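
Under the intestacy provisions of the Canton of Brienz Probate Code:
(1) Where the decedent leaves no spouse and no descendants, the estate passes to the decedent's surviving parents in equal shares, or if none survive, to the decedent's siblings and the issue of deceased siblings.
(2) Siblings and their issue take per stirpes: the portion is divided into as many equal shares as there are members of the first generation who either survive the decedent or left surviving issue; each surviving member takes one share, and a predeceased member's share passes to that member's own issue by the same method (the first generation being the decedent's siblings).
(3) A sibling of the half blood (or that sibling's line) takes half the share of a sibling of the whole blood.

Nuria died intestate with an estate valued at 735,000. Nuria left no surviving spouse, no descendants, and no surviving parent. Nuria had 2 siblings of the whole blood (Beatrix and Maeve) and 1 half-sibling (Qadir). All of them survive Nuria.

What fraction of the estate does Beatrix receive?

Beatrix receives 2/5 of the estate.

The entire 735,000 passes to the siblings and their issue.
Counting each half-blood sibling's line as half a unit, there are 5/2 units in 735,000, so one unit is 294,000. Whole-blood lines (Beatrix and Maeve) take 294,000 each; half-blood lines (Qadir) take 147,000 each.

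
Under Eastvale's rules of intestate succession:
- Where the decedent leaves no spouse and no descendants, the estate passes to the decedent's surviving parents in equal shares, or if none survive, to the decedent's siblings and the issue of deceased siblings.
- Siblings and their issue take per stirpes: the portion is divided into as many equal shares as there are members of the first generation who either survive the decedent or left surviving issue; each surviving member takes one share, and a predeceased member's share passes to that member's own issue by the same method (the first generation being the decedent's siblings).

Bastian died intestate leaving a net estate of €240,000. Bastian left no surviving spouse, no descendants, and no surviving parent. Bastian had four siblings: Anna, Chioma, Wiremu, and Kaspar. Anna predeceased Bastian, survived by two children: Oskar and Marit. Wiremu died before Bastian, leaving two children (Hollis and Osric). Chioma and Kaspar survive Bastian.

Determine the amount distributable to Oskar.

Oskar receives €30,000.

The entire €240,000 passes to the siblings and their issue.
That amount (€240,000) is divided into 4 shares of €60,000: Chioma and Kaspar each take €60,000; Anna's €60,000 share passes to Anna's issue; Wiremu's €60,000 share passes to Wiremu's issue.
Anna's share (€60,000) is divided into 2 shares of €30,000: Oskar and Marit each take €30,000.
Wiremu's share (€60,000) is divided into 2 shares of €30,000: Hollis and Osric each take €30,000.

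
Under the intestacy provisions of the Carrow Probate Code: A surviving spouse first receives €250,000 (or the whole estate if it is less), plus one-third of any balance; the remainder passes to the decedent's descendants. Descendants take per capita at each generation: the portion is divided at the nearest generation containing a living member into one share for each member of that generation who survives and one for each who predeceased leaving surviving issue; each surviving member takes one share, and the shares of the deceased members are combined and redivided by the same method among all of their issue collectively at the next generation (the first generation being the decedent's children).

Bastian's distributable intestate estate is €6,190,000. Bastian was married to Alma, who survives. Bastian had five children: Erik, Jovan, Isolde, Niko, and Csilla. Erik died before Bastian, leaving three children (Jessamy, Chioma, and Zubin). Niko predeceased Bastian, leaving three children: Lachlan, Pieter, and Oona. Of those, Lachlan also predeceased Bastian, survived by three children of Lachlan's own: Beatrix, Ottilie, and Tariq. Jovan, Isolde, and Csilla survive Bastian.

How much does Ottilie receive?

Alma first takes €250,000, leaving a balance of €5,940,000. Alma then takes one-third of the balance (€1,980,000), for a total of €2,230,000. The remaining €3,960,000 passes to the descendants.
The descendants' portion (€3,960,000) is divided at the children's generation into 5 shares of €792,000. Jovan, Isolde, and Csilla each take €792,000. The 2 shares of the deceased (Erik and Niko) are combined into a pool of €1,584,000.
That pool (€1,584,000) is divided at the grandchildren's generation into 6 shares of €264,000. Jessamy, Chioma, Zubin, Pieter, and Oona each take €264,000. The remaining share for the deceased Lachlan (€264,000) is carried to the next generation.
That pool (€264,000) is divided at the great-grandchildren's generation equally among Beatrix, Ottilie, and Tariq: €88,000 each.

Ottilie receives €88,000.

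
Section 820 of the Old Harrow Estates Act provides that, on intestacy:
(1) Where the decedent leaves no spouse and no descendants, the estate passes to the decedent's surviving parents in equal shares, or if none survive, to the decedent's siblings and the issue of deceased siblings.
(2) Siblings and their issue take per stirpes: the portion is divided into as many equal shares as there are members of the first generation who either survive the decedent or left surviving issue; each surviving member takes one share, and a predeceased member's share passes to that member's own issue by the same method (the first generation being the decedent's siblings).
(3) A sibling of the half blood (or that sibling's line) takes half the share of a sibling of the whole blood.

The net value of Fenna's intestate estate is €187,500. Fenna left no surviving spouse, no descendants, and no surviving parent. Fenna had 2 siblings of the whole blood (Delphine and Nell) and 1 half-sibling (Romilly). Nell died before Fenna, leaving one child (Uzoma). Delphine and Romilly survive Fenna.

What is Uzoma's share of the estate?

The entire €187,500 passes to the siblings and their issue.
Counting each half-blood sibling's line as half a unit, there are 5/2 units in €187,500, so one unit is €75,000. Whole-blood lines (Delphine and Nell) take €75,000 each; half-blood lines (Romilly) take €37,500 each.
Nell's share (€75,000) passes entirely to Uzoma.

Uzoma receives €75,000.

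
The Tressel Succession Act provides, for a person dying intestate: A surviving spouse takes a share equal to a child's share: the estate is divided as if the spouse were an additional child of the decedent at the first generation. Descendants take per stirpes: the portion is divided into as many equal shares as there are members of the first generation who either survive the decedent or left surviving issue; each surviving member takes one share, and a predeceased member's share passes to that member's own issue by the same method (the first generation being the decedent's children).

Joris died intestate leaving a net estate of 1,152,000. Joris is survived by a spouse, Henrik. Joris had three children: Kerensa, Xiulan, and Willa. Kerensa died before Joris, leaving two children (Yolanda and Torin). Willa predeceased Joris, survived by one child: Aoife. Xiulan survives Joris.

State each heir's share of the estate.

Henrik: 288,000; Yolanda: 144,000; Torin: 144,000; Xiulan: 288,000; Aoife: 288,000

The spouse counts as an additional share at the children's level, so there are 4 primary shares of 288,000. Henrik takes one such share (288,000).
The children's combined portion (864,000) is divided into 3 shares of 288,000: Xiulan takes 288,000; Kerensa's 288,000 share passes to Kerensa's issue; Willa's 288,000 share passes to Willa's issue.
Kerensa's share (288,000) is divided into 2 shares of 144,000: Yolanda and Torin each take 144,000.
Willa's share (288,000) passes entirely to Aoife.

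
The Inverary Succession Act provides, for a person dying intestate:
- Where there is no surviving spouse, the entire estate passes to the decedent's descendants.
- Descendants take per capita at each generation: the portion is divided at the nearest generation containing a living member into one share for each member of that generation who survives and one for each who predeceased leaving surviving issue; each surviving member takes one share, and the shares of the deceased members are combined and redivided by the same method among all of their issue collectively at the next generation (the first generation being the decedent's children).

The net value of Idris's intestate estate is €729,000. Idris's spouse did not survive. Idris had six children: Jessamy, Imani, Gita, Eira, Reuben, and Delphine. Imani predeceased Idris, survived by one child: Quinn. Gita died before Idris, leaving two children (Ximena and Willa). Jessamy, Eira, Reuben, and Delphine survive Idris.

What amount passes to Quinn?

Quinn receives €81,000.

The entire €729,000 passes to the descendants.
That amount (€729,000) is divided at the children's generation into 6 shares of €121,500. Jessamy, Eira, Reuben, and Delphine each take €121,500. The 2 shares of the deceased (Imani and Gita) are combined into a pool of €243,000.
That pool (€243,000) is divided at the grandchildren's generation equally among Quinn, Ximena, and Willa: €81,000 each.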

What to do:
Retype all of the records so that every line matches the original exactly.

Solution below:
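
Under the intestacy provisions of the Canton of Brienz Probate Code:
(1) Where the decedent leaves no spouse and no descendants, the estate passes to the decedent's surviving parents in equal shares, or if none survive, to the decedent's siblings and the issue of deceased siblings.
(2) Siblings and their issue take per stirpes: the portion is divided into as many equal shares as there are members of the first generation who either survive the decedent or left surviving issue; each surviving member takes one share, and a predeceased member's share passes to that member's own issue by the same method (the first generation being the decedent's siblings).
(3) A sibling of the half blood (or that sibling's line) takes half the share of a sibling of the whole blood.

Nuria died intestate with an estate valued at 735,000. Nuria left no surviving spouse, no descendants, and no surviving parent. Nuria had 2 siblings of the whole blood (Beatrix and Maeve) and 1 half-sibling (Qadir). All of them survive Nuria.

What fraction of the estate does Beatrix receive?

Beatrix receives 2/5 of the estate.

The entire 735,000 passes to the siblings and their issue.
Counting each half-blood sibling's line as half a unit, there are 5/2 units in 735,000, so one unit is 294,000. Whole-blood lines (Beatrix and Maeve) take 294,000 each; half-blood lines (Qadir) take 147,000 each.

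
Under Eastvale's rules of intestate succession:
- Where the decedent leaves no spouse and no descendants, the estate passes to the decedent's surviving parents in equal shares, or if none survive, to the decedent's siblings and the issue of deceased siblings.
- Siblings and their issue take per stirpes: the portion is divided into as many equal shares as there are members of the first generation who either survive the decedent or left surviving issue; each surviving member takes one share, and a predeceased member's share passes to that member's own issue by the same method (the first generation being the decedent's siblings).

Bastian died intestate leaving a net estate of €240,000. Bastian left no surviving spouse, no descendants, and no surviving parent. Bastian had four siblings: Anna, Chioma, Wiremu, and Kaspar. Anna predeceased Bastian, survived by two children: Oskar and Marit. Wiremu died before Bastian, leaving two children (Hollis and Osric). Chioma and Kaspar survive Bastian.

Determine the amount distributable to Oskar.

Oskar receives €30,000.

The entire €240,000 passes to the siblings and their issue.
That amount (€240,000) is divided into 4 shares of €60,000: Chioma and Kaspar each take €60,000; Anna's €60,000 share passes to Anna's issue; Wiremu's €60,000 share passes to Wiremu's issue.
Anna's share (€60,000) is divided into 2 shares of €30,000: Oskar and Marit each take €30,000.
Wiremu's share (€60,000) is divided into 2 shares of €30,000: Hollis and Osric each take €30,000.

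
Under the intestacy provisions of the Carrow Probate Code: A surviving spouse first receives €250,000 (or the whole estate if it is less), plus one-third of any balance; the remainder passes to the decedent's descendants. Descendants take per capita at each generation: the portion is divided at the nearest generation containing a living member into one share for each member of that generation who survives and one for each who predeceased leaving surviving issue; each surviving member takes one share, and the shares of the deceased members are combined and redivided by the same method among all of their issue collectively at the next generation (the first generation being the decedent's children).

Bastian's distributable intestate estate is €6,190,000. Bastian was married to Alma, who survives. Bastian had five children: Erik, Jovan, Isolde, Niko, and Csilla. Erik died before Bastian, leaving three children (Jessamy, Chioma, and Zubin). Niko predeceased Bastian, leaving three children: Lachlan, Pieter, and Oona. Of those, Lachlan also predeceased Bastian, survived by three children of Lachlan's own: Beatrix, Ottilie, and Tariq. Jovan, Isolde, and Csilla survive Bastian.

How much does Ottilie receive?

Alma first takes €250,000, leaving a balance of €5,940,000. Alma then takes one-third of the balance (€1,980,000), for a total of €2,230,000. The remaining €3,960,000 passes to the descendants.
The descendants' portion (€3,960,000) is divided at the children's generation into 5 shares of €792,000. Jovan, Isolde, and Csilla each take €792,000. The 2 shares of the deceased (Erik and Niko) are combined into a pool of €1,584,000.
That pool (€1,584,000) is divided at the grandchildren's generation into 6 shares of €264,000. Jessamy, Chioma, Zubin, Pieter, and Oona each take €264,000. The remaining share for the deceased Lachlan (€264,000) is carried to the next generation.
That pool (€264,000) is divided at the great-grandchildren's generation equally among Beatrix, Ottilie, and Tariq: €88,000 each.

Ottilie receives €88,000.

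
Section 820 of the Old Harrow Estates Act provides that, on intestacy:
(1) Where the decedent leaves no spouse and no descendants, the estate passes to the decedent's surviving parents in equal shares, or if none survive, to the decedent's siblings and the issue of deceased siblings.
(2) Siblings and their issue take per stirpes: the portion is divided into as many equal shares as there are members of the first generation who either survive the decedent or left surviving issue; each surviving member takes one share, and a predeceased member's share passes to that member's own issue by the same method (the first generation being the decedent's siblings).
(3) A sibling of the half blood (or that sibling's line) takes half the share of a sibling of the whole blood.

The net value of Fenna's intestate estate is €187,500. Fenna left no surviving spouse, no descendants, and no surviving parent. Fenna had 2 siblings of the whole blood (Delphine and Nell) and 1 half-sibling (Romilly). Nell died before Fenna, leaving one child (Uzoma). Delphine and Romilly survive Fenna.

What is Uzoma's share of the estate?

The entire €187,500 passes to the siblings and their issue.
Counting each half-blood sibling's line as half a unit, there are 5/2 units in €187,500, so one unit is €75,000. Whole-blood lines (Delphine and Nell) take €75,000 each; half-blood lines (Romilly) take €37,500 each.
Nell's share (€75,000) passes entirely to Uzoma.

Uzoma receives €75,000.

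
The Tressel Succession Act provides, for a person dying intestate: A surviving spouse takes a share equal to a child's share: the estate is divided as if the spouse were an additional child of the decedent at the first generation. Descendants take per stirpes: the portion is divided into as many equal shares as there are members of the first generation who either survive the decedent or left surviving issue; each surviving member takes one share, and a predeceased member's share passes to that member's own issue by the same method (the first generation being the decedent's children).

Joris died intestate leaving a net estate of 1,152,000. Joris is survived by a spouse, Henrik. Joris had three children: Kerensa, Xiulan, and Willa. Kerensa died before Joris, leaving two children (Yolanda and Torin). Willa predeceased Joris, survived by one child: Aoife. Xiulan survives Joris.

State each heir's share of the estate.

Henrik: 288,000; Yolanda: 144,000; Torin: 144,000; Xiulan: 288,000; Aoife: 288,000

The spouse counts as an additional share at the children's level, so there are 4 primary shares of 288,000. Henrik takes one such share (288,000).
The children's combined portion (864,000) is divided into 3 shares of 288,000: Xiulan takes 288,000; Kerensa's 288,000 share passes to Kerensa's issue; Willa's 288,000 share passes to Willa's issue.
Kerensa's share (288,000) is divided into 2 shares of 144,000: Yolanda and Torin each take 144,000.
Willa's share (288,000) passes entirely to Aoife.

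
The Inverary Succession Act provides, for a person dying intestate:
- Where there is no surviving spouse, the entire estate passes to the decedent's descendants.
- Descendants take per capita at each generation: the portion is divided at the nearest generation containing a living member into one share for each member of that generation who survives and one for each who predeceased leaving surviving issue; each surviving member takes one share, and the shares of the deceased members are combined and redivided by the same method among all of their issue collectively at the next generation (the first generation being the decedent's children).

The net value of Idris's intestate estate is €729,000. Idris's spouse did not survive. Idris had six children: Jessamy, Imani, Gita, Eira, Reuben, and Delphine. Imani predeceased Idris, survived by one child: Quinn. Gita died before Idris, leaving two children (Ximena and Willa). Jessamy, Eira, Reuben, and Delphine survive Idris.

What amount passes to Quinn?

Quinn receives €81,000.

The entire €729,000 passes to the descendants.
That amount (€729,000) is divided at the children's generation into 6 shares of €121,500. Jessamy, Eira, Reuben, and Delphine each take €121,500. The 2 shares of the deceased (Imani and Gita) are combined into a pool of €243,000.
That pool (€243,000) is divided at the grandchildren's generation equally among Quinn, Ximena, and Willa: €81,000 each.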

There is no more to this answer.